■ **EXERCISE DIRECTIONS**:
Find every line below where the word "Talnor" occurs, then give how many you found and nothing else.

■ **DATA TO PROCESS**:
┌──

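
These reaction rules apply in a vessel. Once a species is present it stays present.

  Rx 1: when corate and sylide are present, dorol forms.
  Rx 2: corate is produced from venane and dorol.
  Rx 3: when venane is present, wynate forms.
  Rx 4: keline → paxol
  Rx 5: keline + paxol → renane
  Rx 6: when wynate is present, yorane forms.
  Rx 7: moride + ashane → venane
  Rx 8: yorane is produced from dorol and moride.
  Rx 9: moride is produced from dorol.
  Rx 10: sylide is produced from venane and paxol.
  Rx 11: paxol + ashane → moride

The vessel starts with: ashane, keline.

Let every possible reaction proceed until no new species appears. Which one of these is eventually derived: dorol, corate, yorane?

yorane

keline present → paxol forms (Rx 4).
paxol and ashane present → moride forms (Rx 11).
moride and ashane present → venane forms (Rx 7).
venane present → wynate forms (Rx 3).
wynate present → yorane forms (Rx 6).
corate would need venane and dorol (Rx 2), but dorol never forms. dorol would need corate and sylide (Rx 1), but corate never forms.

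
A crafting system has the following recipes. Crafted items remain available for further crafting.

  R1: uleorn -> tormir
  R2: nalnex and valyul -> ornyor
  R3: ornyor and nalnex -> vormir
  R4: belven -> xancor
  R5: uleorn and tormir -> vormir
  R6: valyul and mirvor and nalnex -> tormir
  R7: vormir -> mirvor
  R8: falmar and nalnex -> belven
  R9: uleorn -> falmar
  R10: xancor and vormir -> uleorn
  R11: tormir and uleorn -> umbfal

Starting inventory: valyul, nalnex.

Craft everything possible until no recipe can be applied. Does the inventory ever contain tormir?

Yes

nalnex and valyul -> ornyor (R2).
Using R3, ornyor and nalnex make vormir.
Using R7, vormir makes mirvor.
Using R6, valyul, mirvor, and nalnex make tormir.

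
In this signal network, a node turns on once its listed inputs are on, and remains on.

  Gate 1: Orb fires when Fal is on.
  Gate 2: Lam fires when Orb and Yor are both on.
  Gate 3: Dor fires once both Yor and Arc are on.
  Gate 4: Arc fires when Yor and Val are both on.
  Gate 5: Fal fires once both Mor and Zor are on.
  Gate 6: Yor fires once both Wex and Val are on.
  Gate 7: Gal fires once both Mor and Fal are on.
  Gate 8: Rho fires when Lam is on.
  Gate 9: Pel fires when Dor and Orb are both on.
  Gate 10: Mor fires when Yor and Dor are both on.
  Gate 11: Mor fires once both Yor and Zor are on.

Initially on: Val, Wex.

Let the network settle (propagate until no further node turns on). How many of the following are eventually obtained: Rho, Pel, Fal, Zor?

0

Rho would need Lam (Gate 8), but Lam never turns on.
Pel would need Dor and Orb (Gate 9), but Orb never turns on.
Fal would need Mor and Zor (Gate 5), but Zor never turns on.
No rule produces Zor, and it is not given.
None of the 4 are reached.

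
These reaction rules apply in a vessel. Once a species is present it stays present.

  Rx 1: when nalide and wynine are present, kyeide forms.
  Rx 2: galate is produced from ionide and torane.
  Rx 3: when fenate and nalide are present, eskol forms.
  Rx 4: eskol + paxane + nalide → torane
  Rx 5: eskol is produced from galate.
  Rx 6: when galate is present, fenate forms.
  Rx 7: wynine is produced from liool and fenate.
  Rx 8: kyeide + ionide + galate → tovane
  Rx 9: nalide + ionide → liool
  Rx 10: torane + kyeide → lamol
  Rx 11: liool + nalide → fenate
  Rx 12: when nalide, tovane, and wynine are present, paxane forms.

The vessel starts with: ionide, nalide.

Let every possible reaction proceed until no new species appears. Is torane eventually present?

torane would need eskol, paxane, and nalide (Rx 4), but paxane never forms.

No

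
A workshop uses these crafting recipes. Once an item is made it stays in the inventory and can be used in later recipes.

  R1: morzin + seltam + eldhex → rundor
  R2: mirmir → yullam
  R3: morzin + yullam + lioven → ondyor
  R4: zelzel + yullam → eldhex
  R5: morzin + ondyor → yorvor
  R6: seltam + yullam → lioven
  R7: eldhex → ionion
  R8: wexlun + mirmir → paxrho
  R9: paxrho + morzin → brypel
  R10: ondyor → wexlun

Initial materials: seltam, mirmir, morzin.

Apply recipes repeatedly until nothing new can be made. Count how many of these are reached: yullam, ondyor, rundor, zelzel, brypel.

Using R2, mirmir makes yullam.
Using R6, seltam and yullam make lioven.
morzin + yullam + lioven → ondyor (R3).
Using R10, ondyor makes wexlun.
wexlun + mirmir → paxrho (R8).
paxrho + morzin → brypel (R9).
yullam: reached.
ondyor: reached.
rundor would need morzin, seltam, and eldhex (R1), but eldhex is never obtained.
No rule produces zelzel, and it is not given.
brypel: reached.
Reached: yullam, ondyor, and brypel — 3 of the 5.

3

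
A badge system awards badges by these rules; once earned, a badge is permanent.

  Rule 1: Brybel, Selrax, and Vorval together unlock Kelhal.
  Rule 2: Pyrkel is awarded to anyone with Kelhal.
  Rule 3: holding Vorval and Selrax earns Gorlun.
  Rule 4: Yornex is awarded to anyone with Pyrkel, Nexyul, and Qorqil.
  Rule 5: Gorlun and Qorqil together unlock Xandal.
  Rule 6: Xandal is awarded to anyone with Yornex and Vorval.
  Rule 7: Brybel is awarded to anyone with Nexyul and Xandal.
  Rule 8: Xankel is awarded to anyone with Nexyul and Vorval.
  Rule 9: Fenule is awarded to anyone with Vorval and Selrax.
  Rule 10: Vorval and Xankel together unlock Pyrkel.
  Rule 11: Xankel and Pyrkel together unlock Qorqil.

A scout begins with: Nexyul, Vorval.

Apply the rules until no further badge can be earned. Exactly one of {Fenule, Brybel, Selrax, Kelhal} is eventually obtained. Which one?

Brybel

With Nexyul and Vorval, Xankel is earned (Rule 8).
With Vorval and Xankel, Pyrkel is earned (Rule 10).
With Xankel and Pyrkel, Qorqil is earned (Rule 11).
With Pyrkel, Nexyul, and Qorqil, Yornex is earned (Rule 4).
With Yornex and Vorval, Xandal is earned (Rule 6).
With Nexyul and Xandal, Brybel is earned (Rule 7).
Kelhal would need Brybel, Selrax, and Vorval (Rule 1), but Selrax is never earned. No rule produces Selrax, and it is not given. Fenule would need Vorval and Selrax (Rule 9), but Selrax is never earned.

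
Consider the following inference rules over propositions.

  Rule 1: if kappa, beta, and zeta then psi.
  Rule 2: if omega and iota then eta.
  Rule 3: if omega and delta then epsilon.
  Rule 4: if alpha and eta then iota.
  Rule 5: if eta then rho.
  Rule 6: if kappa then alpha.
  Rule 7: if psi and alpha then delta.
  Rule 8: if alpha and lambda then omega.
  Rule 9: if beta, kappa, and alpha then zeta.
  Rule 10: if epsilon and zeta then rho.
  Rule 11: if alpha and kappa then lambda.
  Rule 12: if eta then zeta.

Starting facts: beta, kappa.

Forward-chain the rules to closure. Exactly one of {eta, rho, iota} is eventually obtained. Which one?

rho

From kappa, Rule 6 gives alpha.
From beta, kappa, and alpha, Rule 9 gives zeta.
alpha and kappa hold, so lambda follows (Rule 11).
From kappa, beta, and zeta, Rule 1 gives psi.
alpha and lambda hold, so omega follows (Rule 8).
psi and alpha hold, so delta follows (Rule 7).
omega and delta hold, so epsilon follows (Rule 3).
From epsilon and zeta, Rule 10 gives rho.
iota would need alpha and eta (Rule 4), but eta is never established. eta would need omega and iota (Rule 2), but iota is never established.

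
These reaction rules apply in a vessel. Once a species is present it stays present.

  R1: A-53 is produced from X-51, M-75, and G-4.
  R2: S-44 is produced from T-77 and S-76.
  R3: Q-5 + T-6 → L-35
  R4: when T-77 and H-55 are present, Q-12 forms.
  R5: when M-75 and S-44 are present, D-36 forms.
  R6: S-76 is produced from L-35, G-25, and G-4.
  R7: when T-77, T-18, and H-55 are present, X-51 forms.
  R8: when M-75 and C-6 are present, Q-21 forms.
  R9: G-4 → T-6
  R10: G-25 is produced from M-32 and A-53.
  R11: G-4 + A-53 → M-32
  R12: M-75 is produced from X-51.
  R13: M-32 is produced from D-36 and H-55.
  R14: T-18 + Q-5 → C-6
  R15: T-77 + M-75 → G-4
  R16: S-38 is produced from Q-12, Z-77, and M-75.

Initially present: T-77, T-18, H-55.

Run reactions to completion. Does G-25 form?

Yes

T-77, T-18, and H-55 present → X-51 forms (R7).
X-51 present → M-75 forms (R12).
T-77 and M-75 present → G-4 forms (R15).
X-51, M-75, and G-4 present → A-53 forms (R1).
G-4 and A-53 present → M-32 forms (R11).
M-32 and A-53 present → G-25 forms (R10).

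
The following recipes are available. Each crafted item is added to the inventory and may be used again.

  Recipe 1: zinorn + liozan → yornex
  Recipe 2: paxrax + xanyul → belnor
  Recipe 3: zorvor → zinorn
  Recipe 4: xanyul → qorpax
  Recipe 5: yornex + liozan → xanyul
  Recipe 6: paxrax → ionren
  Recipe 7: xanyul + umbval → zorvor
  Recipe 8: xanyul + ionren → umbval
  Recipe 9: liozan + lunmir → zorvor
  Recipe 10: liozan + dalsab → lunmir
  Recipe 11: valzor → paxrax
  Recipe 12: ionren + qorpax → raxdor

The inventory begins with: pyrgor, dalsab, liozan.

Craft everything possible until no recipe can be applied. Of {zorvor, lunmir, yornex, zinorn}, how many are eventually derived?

4

Using Recipe 10, liozan and dalsab make lunmir.
liozan + lunmir → zorvor (Recipe 9).
Using Recipe 3, zorvor makes zinorn.
zinorn + liozan → yornex (Recipe 1).
zorvor: reached.
lunmir: reached.
yornex: reached.
zinorn: reached.
All 4 are reached.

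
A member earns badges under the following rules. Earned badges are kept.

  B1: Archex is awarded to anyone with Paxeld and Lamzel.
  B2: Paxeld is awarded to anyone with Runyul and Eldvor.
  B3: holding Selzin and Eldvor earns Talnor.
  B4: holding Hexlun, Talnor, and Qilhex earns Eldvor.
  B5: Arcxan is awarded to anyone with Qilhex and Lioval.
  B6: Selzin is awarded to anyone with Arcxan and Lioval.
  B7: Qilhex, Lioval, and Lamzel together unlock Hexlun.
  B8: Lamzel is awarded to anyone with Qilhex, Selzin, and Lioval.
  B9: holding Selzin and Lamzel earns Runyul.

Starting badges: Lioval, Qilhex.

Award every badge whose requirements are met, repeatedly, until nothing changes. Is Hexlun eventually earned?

Yes

With Qilhex and Lioval, Arcxan is earned (B5).
With Arcxan and Lioval, Selzin is earned (B6).
With Qilhex, Selzin, and Lioval, Lamzel is earned (B8).
With Qilhex, Lioval, and Lamzel, Hexlun is earned (B7).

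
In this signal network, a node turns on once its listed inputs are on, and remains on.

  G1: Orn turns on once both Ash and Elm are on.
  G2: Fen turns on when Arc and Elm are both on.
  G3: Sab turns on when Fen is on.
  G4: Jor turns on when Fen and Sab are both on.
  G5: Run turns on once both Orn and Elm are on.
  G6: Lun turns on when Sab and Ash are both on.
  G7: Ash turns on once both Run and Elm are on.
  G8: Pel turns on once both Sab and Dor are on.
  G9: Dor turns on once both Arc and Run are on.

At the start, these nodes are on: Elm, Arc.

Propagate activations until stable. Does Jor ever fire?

G2: Arc and Elm on → Fen on.
Fen is on, so Sab turns on (G3).
Fen and Sab are on, so Jor turns on (G4).

Yes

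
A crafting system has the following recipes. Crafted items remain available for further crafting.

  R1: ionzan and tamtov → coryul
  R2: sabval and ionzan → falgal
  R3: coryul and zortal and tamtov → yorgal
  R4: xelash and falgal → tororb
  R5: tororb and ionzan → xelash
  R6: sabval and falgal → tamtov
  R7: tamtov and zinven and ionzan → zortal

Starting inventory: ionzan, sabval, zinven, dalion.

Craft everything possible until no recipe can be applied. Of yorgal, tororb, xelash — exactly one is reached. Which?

sabval and ionzan → falgal (R2).
Using R6, sabval and falgal make tamtov.
ionzan and tamtov → coryul (R1).
Using R7, tamtov, zinven, and ionzan make zortal.
Using R3, coryul, zortal, and tamtov make yorgal.
tororb would need xelash and falgal (R4), but xelash is never obtained. xelash would need tororb and ionzan (R5), but tororb is never obtained.

yorgal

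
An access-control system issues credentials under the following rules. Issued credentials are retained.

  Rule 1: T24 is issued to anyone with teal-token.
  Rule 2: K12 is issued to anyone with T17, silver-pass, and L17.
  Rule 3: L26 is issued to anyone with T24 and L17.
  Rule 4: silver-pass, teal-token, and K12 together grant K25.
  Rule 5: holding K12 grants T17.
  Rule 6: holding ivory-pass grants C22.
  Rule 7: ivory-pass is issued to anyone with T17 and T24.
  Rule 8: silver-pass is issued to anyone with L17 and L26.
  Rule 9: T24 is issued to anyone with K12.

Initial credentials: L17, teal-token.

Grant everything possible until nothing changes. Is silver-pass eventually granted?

Holding teal-token grants T24 (Rule 1).
Holding T24 and L17 grants L26 (Rule 3).
Holding L17 and L26 grants silver-pass (Rule 8).

Yes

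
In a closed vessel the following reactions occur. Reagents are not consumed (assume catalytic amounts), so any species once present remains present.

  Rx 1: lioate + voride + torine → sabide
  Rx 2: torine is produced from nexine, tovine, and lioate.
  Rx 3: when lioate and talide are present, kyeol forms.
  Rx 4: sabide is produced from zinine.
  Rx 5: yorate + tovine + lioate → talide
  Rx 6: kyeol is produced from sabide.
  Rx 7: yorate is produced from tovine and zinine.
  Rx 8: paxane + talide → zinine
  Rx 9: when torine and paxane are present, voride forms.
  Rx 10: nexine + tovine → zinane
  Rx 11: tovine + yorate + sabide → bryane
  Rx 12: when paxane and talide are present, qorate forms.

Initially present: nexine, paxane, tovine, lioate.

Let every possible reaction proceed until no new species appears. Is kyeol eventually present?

Yes

nexine, tovine, and lioate present → torine forms (Rx 2).
torine and paxane present → voride forms (Rx 9).
lioate, voride, and torine present → sabide forms (Rx 1).
sabide present → kyeol forms (Rx 6).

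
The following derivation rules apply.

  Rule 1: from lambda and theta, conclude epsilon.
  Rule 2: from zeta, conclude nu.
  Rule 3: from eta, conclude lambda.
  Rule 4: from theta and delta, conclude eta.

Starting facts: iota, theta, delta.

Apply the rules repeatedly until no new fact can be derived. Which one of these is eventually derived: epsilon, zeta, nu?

epsilon

From theta and delta, Rule 4 gives eta.
eta holds, so lambda follows (Rule 3).
From lambda and theta, Rule 1 gives epsilon.
nu would need zeta (Rule 2), but zeta is never established. No rule produces zeta, and it is not given.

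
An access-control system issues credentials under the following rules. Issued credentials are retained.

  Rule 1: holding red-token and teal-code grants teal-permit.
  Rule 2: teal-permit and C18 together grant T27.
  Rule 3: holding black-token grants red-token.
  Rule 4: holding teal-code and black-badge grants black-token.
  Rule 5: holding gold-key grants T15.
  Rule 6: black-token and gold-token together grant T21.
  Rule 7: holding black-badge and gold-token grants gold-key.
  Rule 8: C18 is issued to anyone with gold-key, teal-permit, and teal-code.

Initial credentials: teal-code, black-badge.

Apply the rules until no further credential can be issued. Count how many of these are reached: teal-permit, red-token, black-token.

Holding teal-code and black-badge grants black-token (Rule 4).
Holding black-token grants red-token (Rule 3).
Holding red-token and teal-code grants teal-permit (Rule 1).
teal-permit: reached.
red-token: reached.
black-token: reached.
All 3 are reached.

3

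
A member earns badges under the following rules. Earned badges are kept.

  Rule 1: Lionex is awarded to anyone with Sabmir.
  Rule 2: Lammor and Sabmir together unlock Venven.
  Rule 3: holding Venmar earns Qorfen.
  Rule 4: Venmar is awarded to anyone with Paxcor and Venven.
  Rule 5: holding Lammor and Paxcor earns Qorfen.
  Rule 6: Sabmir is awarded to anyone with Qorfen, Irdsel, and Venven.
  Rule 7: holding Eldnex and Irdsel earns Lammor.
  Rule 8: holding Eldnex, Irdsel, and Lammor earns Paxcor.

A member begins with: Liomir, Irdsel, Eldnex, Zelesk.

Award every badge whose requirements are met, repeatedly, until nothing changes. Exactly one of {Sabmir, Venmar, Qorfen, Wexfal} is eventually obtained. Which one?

With Eldnex and Irdsel, Lammor is earned (Rule 7).
With Eldnex, Irdsel, and Lammor, Paxcor is earned (Rule 8).
With Lammor and Paxcor, Qorfen is earned (Rule 5).
No rule produces Wexfal, and it is not given. Sabmir would need Qorfen, Irdsel, and Venven (Rule 6), but Venven is never earned. Venmar would need Paxcor and Venven (Rule 4), but Venven is never earned.

Qorfen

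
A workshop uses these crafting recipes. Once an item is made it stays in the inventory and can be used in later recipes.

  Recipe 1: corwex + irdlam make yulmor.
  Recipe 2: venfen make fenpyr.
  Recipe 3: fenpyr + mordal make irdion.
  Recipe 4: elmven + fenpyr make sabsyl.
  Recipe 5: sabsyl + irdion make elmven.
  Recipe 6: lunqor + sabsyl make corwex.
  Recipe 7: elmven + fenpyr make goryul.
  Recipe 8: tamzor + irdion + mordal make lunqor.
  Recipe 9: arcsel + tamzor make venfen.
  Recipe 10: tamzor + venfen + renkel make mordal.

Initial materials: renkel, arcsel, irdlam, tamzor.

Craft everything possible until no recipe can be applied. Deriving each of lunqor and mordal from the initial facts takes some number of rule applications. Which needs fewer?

mordal

mordal: Using Recipe 9, arcsel and tamzor make venfen. tamzor + venfen + renkel → mordal (Recipe 10). [2 rule applications]
lunqor: Using Recipe 9, arcsel and tamzor make venfen. Using Recipe 2, venfen makes fenpyr. tamzor + venfen + renkel → mordal (Recipe 10). Using Recipe 3, fenpyr and mordal make irdion. Using Recipe 8, tamzor, irdion, and mordal make lunqor. [5 rule applications]
mordal needs fewer.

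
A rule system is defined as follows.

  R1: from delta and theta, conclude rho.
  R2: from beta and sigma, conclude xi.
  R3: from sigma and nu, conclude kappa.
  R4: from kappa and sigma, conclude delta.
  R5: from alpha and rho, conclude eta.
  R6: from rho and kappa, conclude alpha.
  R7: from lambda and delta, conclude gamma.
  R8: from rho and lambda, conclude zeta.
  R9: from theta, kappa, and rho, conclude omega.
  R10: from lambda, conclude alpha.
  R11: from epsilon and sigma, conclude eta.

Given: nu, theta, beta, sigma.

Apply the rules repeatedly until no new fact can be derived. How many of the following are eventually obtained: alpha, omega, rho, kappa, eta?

5

From sigma and nu, R3 gives kappa.
kappa and sigma hold, so delta follows (R4).
delta and theta hold, so rho follows (R1).
theta, kappa, and rho hold, so omega follows (R9).
rho and kappa hold, so alpha follows (R6).
From alpha and rho, R5 gives eta.
alpha: reached.
omega: reached.
rho: reached.
kappa: reached.
eta: reached.
All 5 are reached.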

└──

■ **RESPONSE TO THIS EXERCISE**:
2